Work instructions: This task calls for every entry below to be repeated exactly.

Collected data entries:
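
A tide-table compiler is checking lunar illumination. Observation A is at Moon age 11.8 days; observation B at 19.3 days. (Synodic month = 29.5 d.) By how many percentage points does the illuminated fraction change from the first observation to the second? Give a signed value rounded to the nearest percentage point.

θ₁ = 360° × 11.8/29.5 = 144.0°, f₁ = (1 − cos θ₁)/2 = 0.905.
θ₂ = 360° × 19.3/29.5 = 235.5°, f₂ = (1 − cos θ₂)/2 = 0.783.
Change = f₂ − f₁ = -0.121 → -12 percentage points.

-12 percentage points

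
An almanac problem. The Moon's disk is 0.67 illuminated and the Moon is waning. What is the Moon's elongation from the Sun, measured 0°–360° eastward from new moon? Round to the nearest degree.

From f = (1 − cos θ)/2: cos θ = 1 − 2×0.67 = -0.340; arccos → 109.9°.
A waning Moon lies in 180°–360°, so θ = 360° − 109.9° = 250.1°.

250°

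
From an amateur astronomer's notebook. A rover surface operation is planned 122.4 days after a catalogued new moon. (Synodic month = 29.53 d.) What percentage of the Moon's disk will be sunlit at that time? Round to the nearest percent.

19%

122.4/29.53 = 4.145 lunations, so 4 complete cycles and 4.28 d into the next.
Elongation θ = 360° × 4.28/29.53 ≈ 52.2°.
Illuminated fraction = (1 − cos 52.2°)/2 = (1 − 0.613)/2 ≈ 0.193, so 19%.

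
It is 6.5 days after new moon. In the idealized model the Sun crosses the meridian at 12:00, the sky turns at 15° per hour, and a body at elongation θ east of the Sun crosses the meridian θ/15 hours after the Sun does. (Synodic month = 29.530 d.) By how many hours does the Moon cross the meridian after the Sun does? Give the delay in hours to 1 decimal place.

5.3 h

The Moon has covered 6.5/29.530 of its cycle, so θ ≈ 360° × 6.5/29.530 = 79.2°.
Delay after the Sun = 79.2° / (15°/h) ≈ 5.28 h.
So the Moon crosses the meridian 5.28 h after the Sun.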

Answer space:
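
A tide-table compiler is checking lunar illumination. Observation A is at Moon age 11.8 days; observation B at 19.3 days. (Synodic month = 29.5 d.) By how many percentage points does the illuminated fraction change from the first observation to the second? Give a signed value rounded to the nearest percentage point.

θ₁ = 360° × 11.8/29.5 = 144.0°, f₁ = (1 − cos θ₁)/2 = 0.905.
θ₂ = 360° × 19.3/29.5 = 235.5°, f₂ = (1 − cos θ₂)/2 = 0.783.
Change = f₂ − f₁ = -0.121 → -12 percentage points.

-12 percentage points

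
An almanac problem. The Moon's disk is 0.67 illuminated and the Moon is waning. What is the Moon's elongation from the Sun, measured 0°–360° eastward from new moon? Round to the nearest degree.

From f = (1 − cos θ)/2: cos θ = 1 − 2×0.67 = -0.340; arccos → 109.9°.
A waning Moon lies in 180°–360°, so θ = 360° − 109.9° = 250.1°.

250°

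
From an amateur astronomer's notebook. A rover surface operation is planned 122.4 days after a catalogued new moon. (Synodic month = 29.53 d.) What percentage of the Moon's disk will be sunlit at that time? Round to the nearest percent.

19%

122.4/29.53 = 4.145 lunations, so 4 complete cycles and 4.28 d into the next.
Elongation θ = 360° × 4.28/29.53 ≈ 52.2°.
Illuminated fraction = (1 − cos 52.2°)/2 = (1 − 0.613)/2 ≈ 0.193, so 19%.

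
It is 6.5 days after new moon. In the idealized model the Sun crosses the meridian at 12:00, the sky turns at 15° per hour, and a body at elongation θ east of the Sun crosses the meridian θ/15 hours after the Sun does. (Synodic month = 29.530 d.) By how many hours does the Moon cross the meridian after the Sun does? Give the delay in hours to 1 decimal place.

5.3 h

The Moon has covered 6.5/29.530 of its cycle, so θ ≈ 360° × 6.5/29.530 = 79.2°.
Delay after the Sun = 79.2° / (15°/h) ≈ 5.28 h.
So the Moon crosses the meridian 5.28 h after the Sun.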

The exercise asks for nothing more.